Each of the lines from the one that contains "Find the continued" to the end of the entries below should be output exactly.

THE INPUT:
'''

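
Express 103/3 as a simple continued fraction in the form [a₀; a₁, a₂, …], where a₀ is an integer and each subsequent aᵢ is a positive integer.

[34; 3]

Run the Euclidean algorithm, recording each quotient:
⌊103/3⌋ = 34, remainder 1
⌊3/1⌋ = 3, remainder 0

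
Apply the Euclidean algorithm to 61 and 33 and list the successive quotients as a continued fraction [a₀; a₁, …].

[1; 1, 5, 1, 1, 2]

Run the Euclidean algorithm, recording each quotient:
61 = 1·33 + 28, so a_0 = 1
33 = 1·28 + 5, so a_1 = 1
28 = 5·5 + 3, so a_2 = 5
5 = 1·3 + 2, so a_3 = 1
3 = 1·2 + 1, so a_4 = 1
2 = 2·1 + 0, so a_5 = 2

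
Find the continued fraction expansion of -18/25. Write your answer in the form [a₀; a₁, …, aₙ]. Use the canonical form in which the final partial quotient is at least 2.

[-1; 3, 1, 1, 3]

Apply division with remainder until the remainder is 0:
⌊-18/25⌋ = -1, remainder 7
⌊25/7⌋ = 3, remainder 4
⌊7/4⌋ = 1, remainder 3
⌊4/3⌋ = 1, remainder 1
⌊3/1⌋ = 3, remainder 0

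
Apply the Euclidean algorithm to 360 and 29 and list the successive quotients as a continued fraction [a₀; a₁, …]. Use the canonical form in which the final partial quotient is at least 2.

[12; 2, 2, 2, 2]

360 = 12·29 + 12, so a_0 = 12
29 = 2·12 + 5, so a_1 = 2
12 = 2·5 + 2, so a_2 = 2
5 = 2·2 + 1, so a_3 = 2
2 = 2·1 + 0, so a_4 = 2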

'''

SOLUTION TO THE PROBLEM:
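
Find the continued fraction expansion of -18/25. Write your answer in the form [a₀; a₁, …, aₙ]. Use the canonical form in which the final partial quotient is at least 2.

[-1; 3, 1, 1, 3]

Apply division with remainder until the remainder is 0:
⌊-18/25⌋ = -1, remainder 7
⌊25/7⌋ = 3, remainder 4
⌊7/4⌋ = 1, remainder 3
⌊4/3⌋ = 1, remainder 1
⌊3/1⌋ = 3, remainder 0

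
Apply the Euclidean algorithm to 360 and 29 and list the successive quotients as a continued fraction [a₀; a₁, …]. Use the canonical form in which the final partial quotient is at least 2.

[12; 2, 2, 2, 2]

360 = 12·29 + 12, so a_0 = 12
29 = 2·12 + 5, so a_1 = 2
12 = 2·5 + 2, so a_2 = 2
5 = 2·2 + 1, so a_3 = 2
2 = 2·1 + 0, so a_4 = 2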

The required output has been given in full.